**** Data listing

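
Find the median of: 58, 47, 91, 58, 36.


Sorted: 36, 47, 58, 58, 91
n = 5 (odd)
Middle value = 58

Median = 58


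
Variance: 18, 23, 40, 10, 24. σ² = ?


Mean = 23.0000
Squared deviations: 25.0000, 0, 289.0000, 169.0000, 1.0000
Sum = 484.0000
Variance = 484.0000/5 = 96.8000

Variance = 96.8000


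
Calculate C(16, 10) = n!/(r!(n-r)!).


C(16,10) = 16!/(10! × 6!)
= 20922789888000/(3628800 × 720)
= 8008

C(16,10) = 8008


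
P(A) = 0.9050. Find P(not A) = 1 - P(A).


P(not A) = 1 - 0.9050 = 0.0950

P(not A) = 0.0950


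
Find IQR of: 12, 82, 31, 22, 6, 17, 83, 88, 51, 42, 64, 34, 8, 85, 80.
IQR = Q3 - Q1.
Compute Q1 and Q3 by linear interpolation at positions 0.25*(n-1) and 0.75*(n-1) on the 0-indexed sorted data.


Sorted: 6, 8, 12, 17, 22, 31, 34, 42, 51, 64, 80, 82, 83, 85, 88
Q1 (25th %ile) = 19.5000
Q3 (75th %ile) = 81.0000
IQR = 81.0000 - 19.5000 = 61.5000

IQR = 61.5000


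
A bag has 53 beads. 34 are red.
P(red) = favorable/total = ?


P = 34/53 = 0.6415

P = 0.6415


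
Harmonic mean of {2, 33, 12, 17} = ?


Sum of reciprocals = 1/2 + 1/33 + 1/12 + 1/17 = 0.672460
HM = 4/0.672460 = 5.9483

HM = 5.9483


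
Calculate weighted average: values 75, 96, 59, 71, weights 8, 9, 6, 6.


Numerator = 75*8 + 96*9 + 59*6 + 71*6 = 2244
Denominator = 8 + 9 + 6 + 6 = 29
WM = 2244/29 = 77.3793

WM = 77.3793


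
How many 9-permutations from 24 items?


P(24,9) = 24!/15!
= 620448401733239439360000/1307674368000
= 474467051520

P(24,9) = 474467051520


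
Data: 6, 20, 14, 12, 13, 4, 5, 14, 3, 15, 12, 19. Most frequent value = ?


Frequencies: 3:1, 4:1, 5:1, 6:1, 12:2, 13:1, 14:2, 15:1, 19:1, 20:1
Max frequency = 2
Mode = 12, 14

Mode = 12, 14


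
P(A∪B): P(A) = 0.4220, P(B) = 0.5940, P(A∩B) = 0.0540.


P(A∪B) = 0.4220 + 0.5940 - 0.0540
= 1.0160 - 0.0540
= 0.9620

P(A∪B) = 0.9620


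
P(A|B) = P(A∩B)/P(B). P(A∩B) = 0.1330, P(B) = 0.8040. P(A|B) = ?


P(A|B) = 0.1330/0.8040 = 0.1654

P(A|B) = 0.1654


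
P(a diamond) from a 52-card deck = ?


13 diamonds in 52 cards
P = 13/52 = 0.2500

P = 0.2500


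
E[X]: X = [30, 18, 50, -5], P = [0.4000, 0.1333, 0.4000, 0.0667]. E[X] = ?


E[X] = 30*0.4000 + 18*0.1333 + 50*0.4000 - 5*0.0667
= 12.0000 + 2.3994 + 20.0000 - 0.3335
= 34.0659

E[X] = 34.0659


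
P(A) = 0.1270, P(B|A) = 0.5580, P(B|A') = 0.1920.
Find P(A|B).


P(B) = P(B|A)*P(A) + P(B|A')*P(A')
= 0.5580*0.1270 + 0.1920*0.8730
= 0.070866 + 0.167616 = 0.238482
P(A|B) = 0.070866/0.238482 = 0.2972

P(A|B) = 0.2972


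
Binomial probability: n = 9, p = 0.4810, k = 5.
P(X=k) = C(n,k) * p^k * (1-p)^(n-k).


C(9,5) = 126
p^5 = 0.025747
(1-p)^4 = 0.072555
P = 126 * 0.025747 * 0.072555 = 0.2354

P(X=5) = 0.2354


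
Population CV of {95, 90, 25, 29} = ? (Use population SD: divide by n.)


Mean = 59.7500
SD = 32.8282
CV = (32.8282/59.7500)*100 = 54.9425%

CV = 54.9425%


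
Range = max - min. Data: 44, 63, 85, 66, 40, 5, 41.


Max = 85, Min = 5
Range = 85 - 5 = 80

Range = 80


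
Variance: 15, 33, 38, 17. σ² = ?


Mean = 25.7500
Squared deviations: 115.5625, 52.5625, 150.0625, 76.5625
Sum = 394.7500
Variance = 394.7500/4 = 98.6875

Variance = 98.6875


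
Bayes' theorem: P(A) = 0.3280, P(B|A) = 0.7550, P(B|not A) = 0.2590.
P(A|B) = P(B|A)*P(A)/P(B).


P(B) = P(B|A)*P(A) + P(B|A')*P(A')
= 0.7550*0.3280 + 0.2590*0.6720
= 0.247640 + 0.174048 = 0.421688
P(A|B) = 0.247640/0.421688 = 0.5873

P(A|B) = 0.5873


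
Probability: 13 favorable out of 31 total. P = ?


P = 13/31 = 0.4194

P = 0.4194


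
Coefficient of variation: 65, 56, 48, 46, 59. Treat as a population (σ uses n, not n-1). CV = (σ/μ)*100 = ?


Mean = 54.8000
SD = 7.0257
CV = (7.0257/54.8000)*100 = 12.8206%

CV = 12.8206%


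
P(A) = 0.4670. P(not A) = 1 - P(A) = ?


P(not A) = 1 - 0.4670 = 0.5330

P(not A) = 0.5330


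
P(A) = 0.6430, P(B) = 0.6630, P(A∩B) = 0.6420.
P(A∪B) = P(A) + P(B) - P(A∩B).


P(A∪B) = 0.6430 + 0.6630 - 0.6420
= 1.3060 - 0.6420
= 0.6640

P(A∪B) = 0.6640


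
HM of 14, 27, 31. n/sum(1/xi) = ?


Sum of reciprocals = 1/14 + 1/27 + 1/31 = 0.140724
HM = 3/0.140724 = 21.3184

HM = 21.3184


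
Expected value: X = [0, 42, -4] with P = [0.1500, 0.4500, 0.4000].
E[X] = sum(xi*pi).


E[X] = 0*0.1500 + 42*0.4500 - 4*0.4000
= 0 + 18.9000 - 1.6000
= 17.3000

E[X] = 17.3000


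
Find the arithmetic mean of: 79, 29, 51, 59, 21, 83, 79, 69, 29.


Sum = 79 + 29 + 51 + 59 + 21 + 83 + 79 + 69 + 29 = 499
n = 9
Mean = 499/9 = 55.4444

Mean = 55.4444


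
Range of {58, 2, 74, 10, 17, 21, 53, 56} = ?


Max = 74, Min = 2
Range = 74 - 2 = 72

Range = 72


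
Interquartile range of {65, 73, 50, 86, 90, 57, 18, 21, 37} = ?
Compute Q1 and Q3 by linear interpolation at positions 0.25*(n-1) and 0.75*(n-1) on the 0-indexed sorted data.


Sorted: 18, 21, 37, 50, 57, 65, 73, 86, 90
Q1 (25th %ile) = 37.0000
Q3 (75th %ile) = 73.0000
IQR = 73.0000 - 37.0000 = 36.0000

IQR = 36.0000


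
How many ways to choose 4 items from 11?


C(11,4) = 11!/(4! × 7!)
= 39916800/(24 × 5040)
= 330

C(11,4) = 330


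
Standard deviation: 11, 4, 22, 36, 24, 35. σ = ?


Mean = 22.0000
Variance = 135.6667
SD = sqrt(135.6667) = 11.6476

SD = 11.6476


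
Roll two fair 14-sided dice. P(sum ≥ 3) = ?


Total outcomes = 14×14 = 196
Favorable (sum ≥ 3): 195
P = 195/196 = 0.9949

P = 0.9949


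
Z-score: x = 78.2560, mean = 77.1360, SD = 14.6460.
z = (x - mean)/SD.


z = (78.2560 - 77.1360)/14.6460
= 1.1200/14.6460
= 0.0765

z = 0.0765


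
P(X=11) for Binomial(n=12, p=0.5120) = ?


C(12,11) = 12
p^11 = 0.000634
(1-p)^1 = 0.488000
P = 12 * 0.000634 * 0.488000 = 0.0037

P(X=11) = 0.0037


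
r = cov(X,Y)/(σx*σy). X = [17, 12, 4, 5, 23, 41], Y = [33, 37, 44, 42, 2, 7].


Mean X = 17.0000, Mean Y = 27.5000
SD X = 12.583057, SD Y = 16.700798
Cov = -180.166667
r = -180.166667/(12.583057*16.700798) = -0.8573

r = -0.8573


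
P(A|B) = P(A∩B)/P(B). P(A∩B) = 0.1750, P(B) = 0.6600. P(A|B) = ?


P(A|B) = 0.1750/0.6600 = 0.2652

P(A|B) = 0.2652


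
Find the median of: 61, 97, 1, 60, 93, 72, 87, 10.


Sorted: 1, 10, 60, 61, 72, 87, 93, 97
n = 8 (even)
Middle values: 61 and 72
Median = (61+72)/2 = 66.5000

Median = 66.5000


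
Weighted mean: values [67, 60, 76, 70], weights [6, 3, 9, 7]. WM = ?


Numerator = 67*6 + 60*3 + 76*9 + 70*7 = 1756
Denominator = 6 + 3 + 9 + 7 = 25
WM = 1756/25 = 70.2400

WM = 70.2400


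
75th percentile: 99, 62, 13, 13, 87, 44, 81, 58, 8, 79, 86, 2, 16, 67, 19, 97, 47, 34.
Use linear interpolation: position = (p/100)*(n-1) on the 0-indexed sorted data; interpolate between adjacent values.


Sorted: 2, 8, 13, 13, 16, 19, 34, 44, 47, 58, 62, 67, 79, 81, 86, 87, 97, 99
n = 18
Index = 75/100 * 17 = 12.7500
Lower = data[12] = 79, Upper = data[13] = 81
P75 = 79 + 0.7500*(2) = 80.5000

P75 = 80.5000


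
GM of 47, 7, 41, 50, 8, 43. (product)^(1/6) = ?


Product = 47 × 7 × 41 × 50 × 8 × 43 = 232010800
GM = 232010800^(1/6) = 24.7886

GM = 24.7886


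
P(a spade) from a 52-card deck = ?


13 spades in 52 cards
P = 13/52 = 0.2500

P = 0.2500


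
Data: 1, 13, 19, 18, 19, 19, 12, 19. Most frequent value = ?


Frequencies: 1:1, 12:1, 13:1, 18:1, 19:4
Max frequency = 4
Mode = 19

Mode = 19


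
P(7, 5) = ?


P(7,5) = 7!/2!
= 5040/2
= 2520

P(7,5) = 2520


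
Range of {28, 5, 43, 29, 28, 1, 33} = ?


Max = 43, Min = 1
Range = 43 - 1 = 42

Range = 42


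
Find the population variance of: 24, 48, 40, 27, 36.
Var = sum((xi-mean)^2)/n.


Mean = 35.0000
Squared deviations: 121.0000, 169.0000, 25.0000, 64.0000, 1.0000
Sum = 380.0000
Variance = 380.0000/5 = 76.0000

Variance = 76.0000


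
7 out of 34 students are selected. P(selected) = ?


P = 7/34 = 0.2059

P = 0.2059


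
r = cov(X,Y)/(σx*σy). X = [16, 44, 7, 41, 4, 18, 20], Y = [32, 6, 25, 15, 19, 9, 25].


Mean X = 21.4286, Mean Y = 18.7143
SD X = 14.381110, SD Y = 8.663788
Cov = -71.877551
r = -71.877551/(14.381110*8.663788) = -0.5769

r = -0.5769


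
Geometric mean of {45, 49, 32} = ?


Product = 45 × 49 × 32 = 70560
GM = 70560^(1/3) = 41.3225

GM = 41.3225


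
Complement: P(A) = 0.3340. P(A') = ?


P(not A) = 1 - 0.3340 = 0.6660

P(not A) = 0.6660


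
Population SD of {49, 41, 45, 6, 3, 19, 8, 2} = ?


Mean = 21.6250
Variance = 354.9844
SD = sqrt(354.9844) = 18.8410

SD = 18.8410


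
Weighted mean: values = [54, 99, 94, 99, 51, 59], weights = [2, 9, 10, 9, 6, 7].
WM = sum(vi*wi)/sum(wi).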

********

Task to carry out :: The lines above, starting at the one with "P(A|B) = P(A∩B)/P(B). P(A∩B) = 0.1330, P(B)" and ending at the one with "P(A) = 0.6430, P(B)", are the only ones to return, exactly as written.

Answer to the exercise ::
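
P(A|B) = P(A∩B)/P(B). P(A∩B) = 0.1330, P(B) = 0.8040. P(A|B) = ?


P(A|B) = 0.1330/0.8040 = 0.1654

P(A|B) = 0.1654


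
P(a diamond) from a 52-card deck = ?


13 diamonds in 52 cards
P = 13/52 = 0.2500

P = 0.2500


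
E[X]: X = [30, 18, 50, -5], P = [0.4000, 0.1333, 0.4000, 0.0667]. E[X] = ?


E[X] = 30*0.4000 + 18*0.1333 + 50*0.4000 - 5*0.0667
= 12.0000 + 2.3994 + 20.0000 - 0.3335
= 34.0659

E[X] = 34.0659


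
P(A) = 0.1270, P(B|A) = 0.5580, P(B|A') = 0.1920.
Find P(A|B).


P(B) = P(B|A)*P(A) + P(B|A')*P(A')
= 0.5580*0.1270 + 0.1920*0.8730
= 0.070866 + 0.167616 = 0.238482
P(A|B) = 0.070866/0.238482 = 0.2972

P(A|B) = 0.2972


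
Binomial probability: n = 9, p = 0.4810, k = 5.
P(X=k) = C(n,k) * p^k * (1-p)^(n-k).


C(9,5) = 126
p^5 = 0.025747
(1-p)^4 = 0.072555
P = 126 * 0.025747 * 0.072555 = 0.2354

P(X=5) = 0.2354


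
Population CV of {95, 90, 25, 29} = ? (Use population SD: divide by n.)


Mean = 59.7500
SD = 32.8282
CV = (32.8282/59.7500)*100 = 54.9425%

CV = 54.9425%


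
Range = max - min. Data: 44, 63, 85, 66, 40, 5, 41.


Max = 85, Min = 5
Range = 85 - 5 = 80

Range = 80


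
Variance: 15, 33, 38, 17. σ² = ?


Mean = 25.7500
Squared deviations: 115.5625, 52.5625, 150.0625, 76.5625
Sum = 394.7500
Variance = 394.7500/4 = 98.6875

Variance = 98.6875


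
Bayes' theorem: P(A) = 0.3280, P(B|A) = 0.7550, P(B|not A) = 0.2590.
P(A|B) = P(B|A)*P(A)/P(B).


P(B) = P(B|A)*P(A) + P(B|A')*P(A')
= 0.7550*0.3280 + 0.2590*0.6720
= 0.247640 + 0.174048 = 0.421688
P(A|B) = 0.247640/0.421688 = 0.5873

P(A|B) = 0.5873


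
Probability: 13 favorable out of 31 total. P = ?


P = 13/31 = 0.4194

P = 0.4194


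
Coefficient of variation: 65, 56, 48, 46, 59. Treat as a population (σ uses n, not n-1). CV = (σ/μ)*100 = ?


Mean = 54.8000
SD = 7.0257
CV = (7.0257/54.8000)*100 = 12.8206%

CV = 12.8206%


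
P(A) = 0.4670. P(not A) = 1 - P(A) = ?


P(not A) = 1 - 0.4670 = 0.5330

P(not A) = 0.5330


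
P(A) = 0.6430, P(B) = 0.6630, P(A∩B) = 0.6420.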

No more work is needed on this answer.